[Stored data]
::::
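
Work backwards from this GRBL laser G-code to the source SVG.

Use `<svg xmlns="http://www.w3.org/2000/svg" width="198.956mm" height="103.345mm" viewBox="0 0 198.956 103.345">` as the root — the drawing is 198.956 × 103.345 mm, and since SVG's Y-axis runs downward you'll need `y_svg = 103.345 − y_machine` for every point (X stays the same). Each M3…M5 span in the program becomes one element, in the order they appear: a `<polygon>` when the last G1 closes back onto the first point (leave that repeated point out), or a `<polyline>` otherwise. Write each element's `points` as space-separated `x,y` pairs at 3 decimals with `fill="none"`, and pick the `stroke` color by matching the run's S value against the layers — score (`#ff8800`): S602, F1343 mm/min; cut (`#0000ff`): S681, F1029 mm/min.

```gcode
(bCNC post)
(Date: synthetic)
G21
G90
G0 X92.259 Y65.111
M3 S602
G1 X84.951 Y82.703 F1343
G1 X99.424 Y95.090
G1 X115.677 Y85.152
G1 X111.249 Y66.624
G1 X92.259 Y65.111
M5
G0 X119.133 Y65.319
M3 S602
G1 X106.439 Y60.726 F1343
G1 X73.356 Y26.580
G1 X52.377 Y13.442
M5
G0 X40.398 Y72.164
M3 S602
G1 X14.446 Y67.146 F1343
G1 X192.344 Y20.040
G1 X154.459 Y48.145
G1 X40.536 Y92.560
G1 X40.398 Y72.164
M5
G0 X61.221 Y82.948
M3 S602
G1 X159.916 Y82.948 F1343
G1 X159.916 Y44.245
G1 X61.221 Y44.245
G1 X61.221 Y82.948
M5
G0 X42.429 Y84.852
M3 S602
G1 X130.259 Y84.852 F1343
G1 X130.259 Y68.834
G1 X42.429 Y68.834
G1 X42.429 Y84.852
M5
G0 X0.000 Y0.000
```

Machine Y-up, SVG Y-down with viewBox height 103.345, so y_svg = 103.345 − y_machine; X carries over. Every run uses S602, so all elements get stroke `#ff8800` (score).

Run 1: The run returns to its start, so emit a `<polygon>` with points (Y-flipped): 92.259,38.234 84.951,20.642 99.424,8.255 115.677,18.193 111.249,36.721.

Run 2: The run is open, so emit a `<polyline>` with points (Y-flipped): 119.133,38.026 106.439,42.619 73.356,76.765 52.377,89.903.

Run 3: The run returns to its start, so emit a `<polygon>` with points (Y-flipped): 40.398,31.181 14.446,36.199 192.344,83.305 154.459,55.200 40.536,10.785.

Run 4: The run returns to its start, so emit a `<polygon>` with points (Y-flipped): 61.221,20.397 159.916,20.397 159.916,59.100 61.221,59.100.

Run 5: The run returns to its start, so emit a `<polygon>` with points (Y-flipped): 42.429,18.493 130.259,18.493 130.259,34.511 42.429,34.511.

<svg xmlns="http://www.w3.org/2000/svg" width="198.956mm" height="103.345mm" viewBox="0 0 198.956 103.345">
  <polygon points="92.259,38.234 84.951,20.642 99.424,8.255 115.677,18.193 111.249,36.721" fill="none" stroke="#ff8800"/>
  <polyline points="119.133,38.026 106.439,42.619 73.356,76.765 52.377,89.903" fill="none" stroke="#ff8800"/>
  <polygon points="40.398,31.181 14.446,36.199 192.344,83.305 154.459,55.200 40.536,10.785" fill="none" stroke="#ff8800"/>
  <polygon points="61.221,20.397 159.916,20.397 159.916,59.100 61.221,59.100" fill="none" stroke="#ff8800"/>
  <polygon points="42.429,18.493 130.259,18.493 130.259,34.511 42.429,34.511" fill="none" stroke="#ff8800"/>
</svg>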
::::
Nothing in the entries above may be left out; retype them all exactly.

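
Work backwards from this GRBL laser G-code to the source SVG.

Use `<svg xmlns="http://www.w3.org/2000/svg" width="198.956mm" height="103.345mm" viewBox="0 0 198.956 103.345">` as the root — the drawing is 198.956 × 103.345 mm, and since SVG's Y-axis runs downward you'll need `y_svg = 103.345 − y_machine` for every point (X stays the same). Each M3…M5 span in the program becomes one element, in the order they appear: a `<polygon>` when the last G1 closes back onto the first point (leave that repeated point out), or a `<polyline>` otherwise. Write each element's `points` as space-separated `x,y` pairs at 3 decimals with `fill="none"`, and pick the `stroke` color by matching the run's S value against the layers — score (`#ff8800`): S602, F1343 mm/min; cut (`#0000ff`): S681, F1029 mm/min.

```gcode
(bCNC post)
(Date: synthetic)
G21
G90
G0 X92.259 Y65.111
M3 S602
G1 X84.951 Y82.703 F1343
G1 X99.424 Y95.090
G1 X115.677 Y85.152
G1 X111.249 Y66.624
G1 X92.259 Y65.111
M5
G0 X119.133 Y65.319
M3 S602
G1 X106.439 Y60.726 F1343
G1 X73.356 Y26.580
G1 X52.377 Y13.442
M5
G0 X40.398 Y72.164
M3 S602
G1 X14.446 Y67.146 F1343
G1 X192.344 Y20.040
G1 X154.459 Y48.145
G1 X40.536 Y92.560
G1 X40.398 Y72.164
M5
G0 X61.221 Y82.948
M3 S602
G1 X159.916 Y82.948 F1343
G1 X159.916 Y44.245
G1 X61.221 Y44.245
G1 X61.221 Y82.948
M5
G0 X42.429 Y84.852
M3 S602
G1 X130.259 Y84.852 F1343
G1 X130.259 Y68.834
G1 X42.429 Y68.834
G1 X42.429 Y84.852
M5
G0 X0.000 Y0.000
```

Machine Y-up, SVG Y-down with viewBox height 103.345, so y_svg = 103.345 − y_machine; X carries over. Every run uses S602, so all elements get stroke `#ff8800` (score).

Run 1: The run returns to its start, so emit a `<polygon>` with points (Y-flipped): 92.259,38.234 84.951,20.642 99.424,8.255 115.677,18.193 111.249,36.721.

Run 2: The run is open, so emit a `<polyline>` with points (Y-flipped): 119.133,38.026 106.439,42.619 73.356,76.765 52.377,89.903.

Run 3: The run returns to its start, so emit a `<polygon>` with points (Y-flipped): 40.398,31.181 14.446,36.199 192.344,83.305 154.459,55.200 40.536,10.785.

Run 4: The run returns to its start, so emit a `<polygon>` with points (Y-flipped): 61.221,20.397 159.916,20.397 159.916,59.100 61.221,59.100.

Run 5: The run returns to its start, so emit a `<polygon>` with points (Y-flipped): 42.429,18.493 130.259,18.493 130.259,34.511 42.429,34.511.

<svg xmlns="http://www.w3.org/2000/svg" width="198.956mm" height="103.345mm" viewBox="0 0 198.956 103.345">
  <polygon points="92.259,38.234 84.951,20.642 99.424,8.255 115.677,18.193 111.249,36.721" fill="none" stroke="#ff8800"/>
  <polyline points="119.133,38.026 106.439,42.619 73.356,76.765 52.377,89.903" fill="none" stroke="#ff8800"/>
  <polygon points="40.398,31.181 14.446,36.199 192.344,83.305 154.459,55.200 40.536,10.785" fill="none" stroke="#ff8800"/>
  <polygon points="61.221,20.397 159.916,20.397 159.916,59.100 61.221,59.100" fill="none" stroke="#ff8800"/>
  <polygon points="42.429,18.493 130.259,18.493 130.259,34.511 42.429,34.511" fill="none" stroke="#ff8800"/>
</svg>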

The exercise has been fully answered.